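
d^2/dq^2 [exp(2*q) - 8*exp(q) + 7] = 4*(exp(q) - 2)*exp(q)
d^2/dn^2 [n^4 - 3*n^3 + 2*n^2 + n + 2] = 12*n^2 - 18*n + 4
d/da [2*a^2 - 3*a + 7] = 4*a - 3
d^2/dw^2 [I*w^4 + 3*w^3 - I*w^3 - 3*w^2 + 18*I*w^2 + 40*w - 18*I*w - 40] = 12*I*w^2 + 6*w*(3 - I) - 6 + 36*I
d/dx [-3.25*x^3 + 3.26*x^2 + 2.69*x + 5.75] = -9.75*x^2 + 6.52*x + 2.69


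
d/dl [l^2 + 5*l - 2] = 2*l + 5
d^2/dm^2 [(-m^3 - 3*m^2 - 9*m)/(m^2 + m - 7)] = 28*(-m^3 - 3*m^2 - 24*m - 15)/(m^6 + 3*m^5 - 18*m^4 - 41*m^3 + 126*m^2 + 147*m - 343)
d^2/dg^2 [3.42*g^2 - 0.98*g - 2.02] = 6.84000000000000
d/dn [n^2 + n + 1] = 2*n + 1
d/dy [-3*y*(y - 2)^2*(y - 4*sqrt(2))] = 3*(y - 2)*(-y*(y - 2) - 2*y*(y - 4*sqrt(2)) + (-y + 4*sqrt(2))*(y - 2))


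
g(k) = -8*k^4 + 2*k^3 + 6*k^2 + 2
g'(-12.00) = 56016.00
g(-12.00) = -168478.00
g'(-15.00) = 109170.00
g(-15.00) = -410398.00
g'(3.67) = -1456.93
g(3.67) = -1269.62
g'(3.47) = -1223.14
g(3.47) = -1002.06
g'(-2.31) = 398.74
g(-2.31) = -218.43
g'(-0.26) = -2.15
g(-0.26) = 2.33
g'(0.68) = 0.87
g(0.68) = 3.69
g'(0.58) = 2.73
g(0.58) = 3.50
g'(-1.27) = 59.99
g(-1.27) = -13.23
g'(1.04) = -17.03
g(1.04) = 1.38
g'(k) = -32*k^3 + 6*k^2 + 12*k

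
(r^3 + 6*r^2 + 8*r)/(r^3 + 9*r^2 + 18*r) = (r^2 + 6*r + 8)/(r^2 + 9*r + 18)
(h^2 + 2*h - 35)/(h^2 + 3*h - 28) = (h - 5)/(h - 4)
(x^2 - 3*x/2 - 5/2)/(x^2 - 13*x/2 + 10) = (x + 1)/(x - 4)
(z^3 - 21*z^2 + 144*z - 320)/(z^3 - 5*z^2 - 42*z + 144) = (z^2 - 13*z + 40)/(z^2 + 3*z - 18)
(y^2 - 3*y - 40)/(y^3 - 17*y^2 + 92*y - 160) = (y + 5)/(y^2 - 9*y + 20)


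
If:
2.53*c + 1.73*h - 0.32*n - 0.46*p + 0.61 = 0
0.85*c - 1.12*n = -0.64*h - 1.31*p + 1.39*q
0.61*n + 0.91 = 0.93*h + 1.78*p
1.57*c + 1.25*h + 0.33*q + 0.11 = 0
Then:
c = 0.781773528437531*q - 0.471649749193654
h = 0.504392084987229 - 1.24590755171754*q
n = 0.367180004644213 - 0.998598044481505*q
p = 0.308735514586289*q + 0.373536608873509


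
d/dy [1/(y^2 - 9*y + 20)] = (9 - 2*y)/(y^2 - 9*y + 20)^2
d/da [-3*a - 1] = -3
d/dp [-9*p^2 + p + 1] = 1 - 18*p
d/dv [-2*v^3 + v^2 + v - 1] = -6*v^2 + 2*v + 1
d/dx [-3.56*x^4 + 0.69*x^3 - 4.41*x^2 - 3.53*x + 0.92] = -14.24*x^3 + 2.07*x^2 - 8.82*x - 3.53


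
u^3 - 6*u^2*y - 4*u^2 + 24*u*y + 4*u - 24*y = (u - 2)^2*(u - 6*y)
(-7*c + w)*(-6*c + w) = 42*c^2 - 13*c*w + w^2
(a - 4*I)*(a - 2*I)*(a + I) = a^3 - 5*I*a^2 - 2*a - 8*I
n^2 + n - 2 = (n - 1)*(n + 2)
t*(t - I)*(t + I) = t^3 + t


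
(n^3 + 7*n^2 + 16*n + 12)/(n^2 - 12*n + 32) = (n^3 + 7*n^2 + 16*n + 12)/(n^2 - 12*n + 32)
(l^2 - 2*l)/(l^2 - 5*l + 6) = l/(l - 3)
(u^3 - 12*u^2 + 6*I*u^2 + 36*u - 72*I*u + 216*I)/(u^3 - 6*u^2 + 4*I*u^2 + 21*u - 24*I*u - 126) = (u^2 + 6*u*(-1 + I) - 36*I)/(u^2 + 4*I*u + 21)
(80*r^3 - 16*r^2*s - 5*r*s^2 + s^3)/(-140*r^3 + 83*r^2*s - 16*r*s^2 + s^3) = (-4*r - s)/(7*r - s)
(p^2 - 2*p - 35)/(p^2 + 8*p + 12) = (p^2 - 2*p - 35)/(p^2 + 8*p + 12)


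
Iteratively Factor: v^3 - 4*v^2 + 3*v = (v)*(v^2 - 4*v + 3) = v*(v - 1)*(v - 3)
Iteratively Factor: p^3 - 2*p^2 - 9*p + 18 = (p - 2)*(p^2 - 9) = (p - 2)*(p + 3)*(p - 3)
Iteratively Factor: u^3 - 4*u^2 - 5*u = (u - 5)*(u^2 + u) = u*(u - 5)*(u + 1)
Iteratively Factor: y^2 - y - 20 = (y + 4)*(y - 5)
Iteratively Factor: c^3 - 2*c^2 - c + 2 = (c + 1)*(c^2 - 3*c + 2) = (c - 1)*(c + 1)*(c - 2)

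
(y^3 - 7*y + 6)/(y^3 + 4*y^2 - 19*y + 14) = (y + 3)/(y + 7)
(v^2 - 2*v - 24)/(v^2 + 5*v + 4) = (v - 6)/(v + 1)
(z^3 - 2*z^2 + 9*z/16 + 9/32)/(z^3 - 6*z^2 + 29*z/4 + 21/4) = (32*z^3 - 64*z^2 + 18*z + 9)/(8*(4*z^3 - 24*z^2 + 29*z + 21))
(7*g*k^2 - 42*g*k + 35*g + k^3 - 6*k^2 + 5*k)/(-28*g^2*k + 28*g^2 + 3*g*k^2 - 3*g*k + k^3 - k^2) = (5 - k)/(4*g - k)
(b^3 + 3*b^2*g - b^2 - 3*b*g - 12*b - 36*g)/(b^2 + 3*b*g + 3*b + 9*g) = b - 4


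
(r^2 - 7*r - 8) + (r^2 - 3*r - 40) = 2*r^2 - 10*r - 48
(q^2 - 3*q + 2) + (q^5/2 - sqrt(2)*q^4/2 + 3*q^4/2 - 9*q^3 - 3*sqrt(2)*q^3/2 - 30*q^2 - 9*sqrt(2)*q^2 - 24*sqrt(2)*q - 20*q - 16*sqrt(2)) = q^5/2 - sqrt(2)*q^4/2 + 3*q^4/2 - 9*q^3 - 3*sqrt(2)*q^3/2 - 29*q^2 - 9*sqrt(2)*q^2 - 24*sqrt(2)*q - 23*q - 16*sqrt(2) + 2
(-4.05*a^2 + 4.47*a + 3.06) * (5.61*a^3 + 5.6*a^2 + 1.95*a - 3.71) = -22.7205*a^5 + 2.3967*a^4 + 34.3011*a^3 + 40.878*a^2 - 10.6167*a - 11.3526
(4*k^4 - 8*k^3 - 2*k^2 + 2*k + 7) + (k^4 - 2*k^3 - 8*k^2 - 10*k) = 5*k^4 - 10*k^3 - 10*k^2 - 8*k + 7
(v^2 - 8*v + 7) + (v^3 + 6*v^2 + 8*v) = v^3 + 7*v^2 + 7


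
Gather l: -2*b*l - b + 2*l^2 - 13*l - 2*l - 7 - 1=-b + 2*l^2 + l*(-2*b - 15) - 8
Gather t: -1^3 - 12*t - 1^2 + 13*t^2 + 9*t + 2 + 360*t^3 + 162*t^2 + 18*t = 360*t^3 + 175*t^2 + 15*t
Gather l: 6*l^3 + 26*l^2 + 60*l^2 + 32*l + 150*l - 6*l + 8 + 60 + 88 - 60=6*l^3 + 86*l^2 + 176*l + 96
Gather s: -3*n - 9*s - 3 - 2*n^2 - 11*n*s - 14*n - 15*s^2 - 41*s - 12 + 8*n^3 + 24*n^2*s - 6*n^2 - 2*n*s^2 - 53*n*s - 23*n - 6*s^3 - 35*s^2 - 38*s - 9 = 8*n^3 - 8*n^2 - 40*n - 6*s^3 + s^2*(-2*n - 50) + s*(24*n^2 - 64*n - 88) - 24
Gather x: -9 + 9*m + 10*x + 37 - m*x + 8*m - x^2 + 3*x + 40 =17*m - x^2 + x*(13 - m) + 68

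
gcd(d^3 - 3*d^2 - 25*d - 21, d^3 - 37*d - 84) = d^2 - 4*d - 21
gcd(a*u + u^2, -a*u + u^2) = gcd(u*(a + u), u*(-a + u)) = u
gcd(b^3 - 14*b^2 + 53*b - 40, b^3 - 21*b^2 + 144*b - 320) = b^2 - 13*b + 40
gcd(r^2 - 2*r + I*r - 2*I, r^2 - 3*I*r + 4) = r + I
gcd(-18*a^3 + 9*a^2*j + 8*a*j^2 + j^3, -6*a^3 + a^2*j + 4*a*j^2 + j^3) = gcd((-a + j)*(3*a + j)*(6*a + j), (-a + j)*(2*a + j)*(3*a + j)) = 3*a^2 - 2*a*j - j^2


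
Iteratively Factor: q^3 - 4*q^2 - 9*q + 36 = (q + 3)*(q^2 - 7*q + 12) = (q - 3)*(q + 3)*(q - 4)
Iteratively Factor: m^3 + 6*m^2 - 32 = (m + 4)*(m^2 + 2*m - 8) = (m - 2)*(m + 4)*(m + 4)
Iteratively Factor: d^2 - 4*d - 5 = (d - 5)*(d + 1)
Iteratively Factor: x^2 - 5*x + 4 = (x - 4)*(x - 1)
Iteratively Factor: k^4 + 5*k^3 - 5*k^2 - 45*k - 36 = (k + 3)*(k^3 + 2*k^2 - 11*k - 12) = (k + 3)*(k + 4)*(k^2 - 2*k - 3) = (k + 1)*(k + 3)*(k + 4)*(k - 3)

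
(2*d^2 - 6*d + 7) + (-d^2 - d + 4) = d^2 - 7*d + 11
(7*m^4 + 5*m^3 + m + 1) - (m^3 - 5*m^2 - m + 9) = 7*m^4 + 4*m^3 + 5*m^2 + 2*m - 8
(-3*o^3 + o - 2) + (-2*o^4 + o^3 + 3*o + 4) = -2*o^4 - 2*o^3 + 4*o + 2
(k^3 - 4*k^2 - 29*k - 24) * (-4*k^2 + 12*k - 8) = -4*k^5 + 28*k^4 + 60*k^3 - 220*k^2 - 56*k + 192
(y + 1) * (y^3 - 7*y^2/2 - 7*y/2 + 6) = y^4 - 5*y^3/2 - 7*y^2 + 5*y/2 + 6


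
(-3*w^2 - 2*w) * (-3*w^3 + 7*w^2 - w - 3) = 9*w^5 - 15*w^4 - 11*w^3 + 11*w^2 + 6*w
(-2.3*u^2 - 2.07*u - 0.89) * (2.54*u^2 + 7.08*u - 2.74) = -5.842*u^4 - 21.5418*u^3 - 10.6142*u^2 - 0.6294*u + 2.4386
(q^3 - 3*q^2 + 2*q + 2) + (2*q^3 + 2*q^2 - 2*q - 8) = 3*q^3 - q^2 - 6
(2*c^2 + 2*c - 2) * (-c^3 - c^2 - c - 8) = -2*c^5 - 4*c^4 - 2*c^3 - 16*c^2 - 14*c + 16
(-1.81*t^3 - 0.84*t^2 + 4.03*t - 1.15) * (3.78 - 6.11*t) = 11.0591*t^4 - 1.7094*t^3 - 27.7985*t^2 + 22.2599*t - 4.347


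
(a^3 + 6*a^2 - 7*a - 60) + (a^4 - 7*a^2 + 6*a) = a^4 + a^3 - a^2 - a - 60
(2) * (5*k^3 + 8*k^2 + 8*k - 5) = 10*k^3 + 16*k^2 + 16*k - 10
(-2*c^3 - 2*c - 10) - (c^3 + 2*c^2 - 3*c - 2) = -3*c^3 - 2*c^2 + c - 8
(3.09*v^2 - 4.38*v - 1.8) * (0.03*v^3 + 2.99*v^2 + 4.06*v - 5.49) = 0.0927*v^5 + 9.1077*v^4 - 0.604800000000003*v^3 - 40.1289*v^2 + 16.7382*v + 9.882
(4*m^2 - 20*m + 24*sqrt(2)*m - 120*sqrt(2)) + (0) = 4*m^2 - 20*m + 24*sqrt(2)*m - 120*sqrt(2)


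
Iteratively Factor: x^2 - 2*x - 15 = (x - 5)*(x + 3)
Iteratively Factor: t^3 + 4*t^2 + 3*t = (t + 1)*(t^2 + 3*t) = (t + 1)*(t + 3)*(t)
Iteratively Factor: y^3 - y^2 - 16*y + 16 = (y + 4)*(y^2 - 5*y + 4) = (y - 4)*(y + 4)*(y - 1)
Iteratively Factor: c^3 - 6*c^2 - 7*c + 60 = (c + 3)*(c^2 - 9*c + 20) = (c - 5)*(c + 3)*(c - 4)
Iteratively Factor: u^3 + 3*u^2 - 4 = (u - 1)*(u^2 + 4*u + 4) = (u - 1)*(u + 2)*(u + 2)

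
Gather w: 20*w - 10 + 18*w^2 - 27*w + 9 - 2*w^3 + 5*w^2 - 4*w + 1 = -2*w^3 + 23*w^2 - 11*w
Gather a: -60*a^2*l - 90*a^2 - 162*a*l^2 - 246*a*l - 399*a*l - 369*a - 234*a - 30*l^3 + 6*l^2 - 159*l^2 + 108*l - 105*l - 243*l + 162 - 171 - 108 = a^2*(-60*l - 90) + a*(-162*l^2 - 645*l - 603) - 30*l^3 - 153*l^2 - 240*l - 117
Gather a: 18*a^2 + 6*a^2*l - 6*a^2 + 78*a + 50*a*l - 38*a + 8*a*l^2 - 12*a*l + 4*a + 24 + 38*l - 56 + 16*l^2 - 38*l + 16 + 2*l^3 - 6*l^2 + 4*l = a^2*(6*l + 12) + a*(8*l^2 + 38*l + 44) + 2*l^3 + 10*l^2 + 4*l - 16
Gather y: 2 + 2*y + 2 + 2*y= 4*y + 4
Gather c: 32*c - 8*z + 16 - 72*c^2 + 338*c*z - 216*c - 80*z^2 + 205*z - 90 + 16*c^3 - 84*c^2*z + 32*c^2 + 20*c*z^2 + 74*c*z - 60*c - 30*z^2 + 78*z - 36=16*c^3 + c^2*(-84*z - 40) + c*(20*z^2 + 412*z - 244) - 110*z^2 + 275*z - 110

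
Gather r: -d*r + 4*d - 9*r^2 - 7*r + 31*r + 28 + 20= 4*d - 9*r^2 + r*(24 - d) + 48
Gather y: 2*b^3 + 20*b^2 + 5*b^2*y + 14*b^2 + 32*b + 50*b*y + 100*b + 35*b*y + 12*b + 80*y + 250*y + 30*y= 2*b^3 + 34*b^2 + 144*b + y*(5*b^2 + 85*b + 360)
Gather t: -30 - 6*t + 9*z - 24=-6*t + 9*z - 54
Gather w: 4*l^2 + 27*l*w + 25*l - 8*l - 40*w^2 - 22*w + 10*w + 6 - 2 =4*l^2 + 17*l - 40*w^2 + w*(27*l - 12) + 4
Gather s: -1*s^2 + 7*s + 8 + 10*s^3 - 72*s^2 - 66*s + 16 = 10*s^3 - 73*s^2 - 59*s + 24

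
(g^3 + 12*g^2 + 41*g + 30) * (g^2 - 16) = g^5 + 12*g^4 + 25*g^3 - 162*g^2 - 656*g - 480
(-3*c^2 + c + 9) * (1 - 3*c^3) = 9*c^5 - 3*c^4 - 27*c^3 - 3*c^2 + c + 9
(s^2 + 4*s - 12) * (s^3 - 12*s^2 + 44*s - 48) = s^5 - 8*s^4 - 16*s^3 + 272*s^2 - 720*s + 576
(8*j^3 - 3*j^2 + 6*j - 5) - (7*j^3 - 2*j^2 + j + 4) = j^3 - j^2 + 5*j - 9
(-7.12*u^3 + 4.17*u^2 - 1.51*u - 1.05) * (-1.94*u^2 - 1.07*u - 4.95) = 13.8128*u^5 - 0.4714*u^4 + 33.7115*u^3 - 16.9888*u^2 + 8.598*u + 5.1975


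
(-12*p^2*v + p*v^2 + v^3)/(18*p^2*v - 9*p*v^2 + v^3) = (-4*p - v)/(6*p - v)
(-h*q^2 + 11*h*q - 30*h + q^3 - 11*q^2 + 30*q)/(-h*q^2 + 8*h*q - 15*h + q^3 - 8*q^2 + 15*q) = (q - 6)/(q - 3)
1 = 1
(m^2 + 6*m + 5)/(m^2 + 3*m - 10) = (m + 1)/(m - 2)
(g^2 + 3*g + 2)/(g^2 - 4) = (g + 1)/(g - 2)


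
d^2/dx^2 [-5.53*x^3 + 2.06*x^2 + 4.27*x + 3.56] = 4.12 - 33.18*x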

····················

Look through the data above and return exactly the lines from the one that contains "0.85*c - 1.12*n = -0.64*h - 1.31*p + 1.39*q" to the one that contains "d/dv [-2*v^3 +", inclusive, with nothing else.

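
0.85*c - 1.12*n = -0.64*h - 1.31*p + 1.39*q
0.61*n + 0.91 = 0.93*h + 1.78*p
1.57*c + 1.25*h + 0.33*q + 0.11 = 0
Then:
c = 0.781773528437531*q - 0.471649749193654
h = 0.504392084987229 - 1.24590755171754*q
n = 0.367180004644213 - 0.998598044481505*q
p = 0.308735514586289*q + 0.373536608873509


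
d/dy [1/(y^2 - 9*y + 20)] = (9 - 2*y)/(y^2 - 9*y + 20)^2
d/da [-3*a - 1] = -3
d/dp [-9*p^2 + p + 1] = 1 - 18*p
d/dv [-2*v^3 + v^2 + v - 1] = -6*v^2 + 2*v + 1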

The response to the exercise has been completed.